What to work on —
Transcribe the data below verbatim from the line with "The *temK* promoter" to the line with "Current conditions: quinate". Include both of those lines.

[Stored items]

<<<<

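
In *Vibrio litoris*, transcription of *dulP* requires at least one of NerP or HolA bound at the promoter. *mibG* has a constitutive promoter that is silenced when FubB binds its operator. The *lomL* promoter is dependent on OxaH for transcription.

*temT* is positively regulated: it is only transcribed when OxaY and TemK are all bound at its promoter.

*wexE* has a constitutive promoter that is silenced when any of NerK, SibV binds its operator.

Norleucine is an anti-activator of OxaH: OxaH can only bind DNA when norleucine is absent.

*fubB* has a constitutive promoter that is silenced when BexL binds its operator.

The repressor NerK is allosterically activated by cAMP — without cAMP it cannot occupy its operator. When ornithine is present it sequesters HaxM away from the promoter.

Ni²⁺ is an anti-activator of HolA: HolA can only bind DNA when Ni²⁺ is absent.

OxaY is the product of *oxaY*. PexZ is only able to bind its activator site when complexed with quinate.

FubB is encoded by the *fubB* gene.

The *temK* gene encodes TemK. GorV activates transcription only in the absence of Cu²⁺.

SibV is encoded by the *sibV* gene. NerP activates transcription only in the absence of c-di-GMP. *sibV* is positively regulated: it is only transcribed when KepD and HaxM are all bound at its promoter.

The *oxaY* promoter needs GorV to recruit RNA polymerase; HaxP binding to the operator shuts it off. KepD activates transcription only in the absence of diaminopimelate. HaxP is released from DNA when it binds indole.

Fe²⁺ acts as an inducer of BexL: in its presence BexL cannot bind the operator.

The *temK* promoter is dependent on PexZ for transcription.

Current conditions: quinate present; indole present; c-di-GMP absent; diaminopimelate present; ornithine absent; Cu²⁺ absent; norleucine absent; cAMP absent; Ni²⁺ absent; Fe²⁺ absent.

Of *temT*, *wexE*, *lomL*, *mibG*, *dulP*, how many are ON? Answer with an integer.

Indole is present, so HaxP is inactive.
Cu²⁺ is absent, so GorV is active.
No repressor is bound and GorV is active, so *oxaY* is transcribed.
So OxaY is produced and active.
Quinate is present, so PexZ is active.
No repressor is bound and PexZ is active, so *temK* is transcribed.
So TemK is produced and active.
No repressor is bound and OxaY and TemK are active, so *temT* is transcribed.
→ *temT* is ON.
cAMP is absent, so NerK is inactive.
Diaminopimelate is present, so KepD is inactive.
Ornithine is absent, so HaxM is active.
Required activator KepD is absent, so *sibV* is not transcribed.
So SibV is not produced.
With no repressor bound, *wexE* is transcribed.
→ *wexE* is ON.
Norleucine is absent, so OxaH is active.
No repressor is bound and OxaH is active, so *lomL* is transcribed.
→ *lomL* is ON.
Fe²⁺ is absent, so BexL is active.
With repressor BexL bound, *fubB* is not transcribed.
So FubB is not produced.
With no repressor bound, *mibG* is transcribed.
→ *mibG* is ON.
c-di-GMP is absent, so NerP is active.
Ni²⁺ is absent, so HolA is active.
Activator NerP is present, so *dulP* is transcribed.
→ *dulP* is ON.
5 of the 5 genes are transcribed.

5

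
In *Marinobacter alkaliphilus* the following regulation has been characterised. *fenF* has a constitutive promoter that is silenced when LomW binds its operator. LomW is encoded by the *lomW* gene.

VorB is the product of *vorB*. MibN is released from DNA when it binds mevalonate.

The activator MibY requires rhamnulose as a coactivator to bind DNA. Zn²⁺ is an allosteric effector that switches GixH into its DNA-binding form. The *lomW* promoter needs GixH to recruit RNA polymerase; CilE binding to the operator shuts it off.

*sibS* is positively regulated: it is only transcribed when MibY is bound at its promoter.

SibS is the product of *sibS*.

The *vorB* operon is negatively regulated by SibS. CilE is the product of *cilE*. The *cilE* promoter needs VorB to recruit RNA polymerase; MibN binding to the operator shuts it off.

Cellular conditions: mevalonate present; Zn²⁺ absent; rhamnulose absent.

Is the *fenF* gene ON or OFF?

ON

Rhamnulose is absent, so MibY is inactive.
Required activator MibY is absent, so *sibS* is not transcribed.
So SibS is not produced.
With no repressor bound, *vorB* is transcribed.
So VorB is produced and active.
Mevalonate is present, so MibN is inactive.
No repressor is bound and VorB is active, so *cilE* is transcribed.
So CilE is produced and active.
Zn²⁺ is absent, so GixH is inactive.
With repressor CilE bound, *lomW* is not transcribed.
So LomW is not produced.
With no repressor bound, *fenF* is transcribed.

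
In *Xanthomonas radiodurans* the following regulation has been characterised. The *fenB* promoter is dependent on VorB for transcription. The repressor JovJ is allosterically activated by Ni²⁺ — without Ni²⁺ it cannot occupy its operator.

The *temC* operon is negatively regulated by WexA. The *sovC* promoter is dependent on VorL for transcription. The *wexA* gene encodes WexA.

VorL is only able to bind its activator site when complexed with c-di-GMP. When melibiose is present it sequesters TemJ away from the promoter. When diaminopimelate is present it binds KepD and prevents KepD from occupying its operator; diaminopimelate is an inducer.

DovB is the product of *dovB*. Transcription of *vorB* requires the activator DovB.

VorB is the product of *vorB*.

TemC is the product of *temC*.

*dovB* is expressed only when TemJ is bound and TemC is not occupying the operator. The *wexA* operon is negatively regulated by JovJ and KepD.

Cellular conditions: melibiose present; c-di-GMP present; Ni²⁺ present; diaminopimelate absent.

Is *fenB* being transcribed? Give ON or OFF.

OFF

Ni²⁺ is present, so JovJ is active.
Diaminopimelate is absent, so KepD is active.
With repressor JovJ bound, *wexA* is not transcribed.
So WexA is not produced.
With no repressor bound, *temC* is transcribed.
So TemC is produced and active.
Melibiose is present, so TemJ is inactive.
With repressor TemC bound, *dovB* is not transcribed.
So DovB is not produced.
Required activator DovB is absent, so *vorB* is not transcribed.
So VorB is not produced.
Required activator VorB is absent, so *fenB* is not transcribed.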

>>>>

Response area —
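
The *temK* promoter is dependent on PexZ for transcription.

Current conditions: quinate present; indole present; c-di-GMP absent; diaminopimelate present; ornithine absent; Cu²⁺ absent; norleucine absent; cAMP absent; Ni²⁺ absent; Fe²⁺ absent.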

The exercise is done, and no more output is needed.